> _Problem requirements_
Within the listing below, please copy exactly the lines between the line holding "- Capital account balance: -91.32" and the line holding "- Net unilateral transfers: 91.19", inclusive.
_ _ _ _ _
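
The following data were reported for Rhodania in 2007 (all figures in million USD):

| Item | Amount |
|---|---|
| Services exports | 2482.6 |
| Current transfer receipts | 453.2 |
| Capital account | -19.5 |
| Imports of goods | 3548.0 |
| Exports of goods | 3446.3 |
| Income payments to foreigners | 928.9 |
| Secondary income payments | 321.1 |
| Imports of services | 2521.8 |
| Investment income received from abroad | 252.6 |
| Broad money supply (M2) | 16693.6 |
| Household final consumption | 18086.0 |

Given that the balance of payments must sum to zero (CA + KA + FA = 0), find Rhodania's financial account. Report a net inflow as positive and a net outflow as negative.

704.6

Goods balance = 3446.3 - 3548.0 = -101.7
Services balance = 2482.6 - 2521.8 = -39.2
Trade balance (goods + services) = -101.7 + (-39.2) = -140.9
Net primary income = 252.6 - 928.9 = -676.3
Net secondary income = 453.2 - 321.1 = 132.1
Current account = -140.9 + (-676.3) + 132.1 = -685.1
Financial account = -(-685.1 + (-19.5)) = 704.6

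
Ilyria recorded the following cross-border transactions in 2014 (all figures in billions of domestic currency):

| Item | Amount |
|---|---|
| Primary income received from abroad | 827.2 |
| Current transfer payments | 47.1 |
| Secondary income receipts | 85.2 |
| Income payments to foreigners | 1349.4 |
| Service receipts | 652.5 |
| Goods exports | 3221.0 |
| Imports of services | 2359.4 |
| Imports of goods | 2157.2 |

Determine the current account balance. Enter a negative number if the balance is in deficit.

-1127.2

Goods balance = 3221.0 - 2157.2 = 1063.8
Services balance = 652.5 - 2359.4 = -1706.9
Trade balance (goods + services) = 1063.8 + (-1706.9) = -643.1
Net primary income = 827.2 - 1349.4 = -522.2
Net secondary income = 85.2 - 47.1 = 38.1
Current account = -643.1 + (-522.2) + 38.1 = -1127.2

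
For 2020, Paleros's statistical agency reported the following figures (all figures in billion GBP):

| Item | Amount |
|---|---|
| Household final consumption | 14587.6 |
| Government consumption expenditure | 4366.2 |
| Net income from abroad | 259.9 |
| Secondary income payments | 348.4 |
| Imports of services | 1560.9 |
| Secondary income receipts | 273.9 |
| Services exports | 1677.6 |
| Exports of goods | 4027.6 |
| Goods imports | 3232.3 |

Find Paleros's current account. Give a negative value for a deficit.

Goods balance = 4027.6 - 3232.3 = 795.3
Services balance = 1677.6 - 1560.9 = 116.7
Trade balance (goods + services) = 795.3 + 116.7 = 912.0
Net primary income = 259.9
Net secondary income = 273.9 - 348.4 = -74.5
Current account = 912.0 + 259.9 + (-74.5) = 1097.4

1097.4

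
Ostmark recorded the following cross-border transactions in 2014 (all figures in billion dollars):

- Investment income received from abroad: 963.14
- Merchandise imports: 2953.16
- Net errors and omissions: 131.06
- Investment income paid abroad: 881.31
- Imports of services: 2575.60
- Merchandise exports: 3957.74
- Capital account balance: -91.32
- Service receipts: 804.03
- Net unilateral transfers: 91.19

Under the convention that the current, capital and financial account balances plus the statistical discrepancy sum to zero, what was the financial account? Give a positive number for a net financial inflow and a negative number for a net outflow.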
_ _ _ _ _
> _Answer to this task_
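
- Capital account balance: -91.32
- Service receipts: 804.03
- Net unilateral transfers: 91.19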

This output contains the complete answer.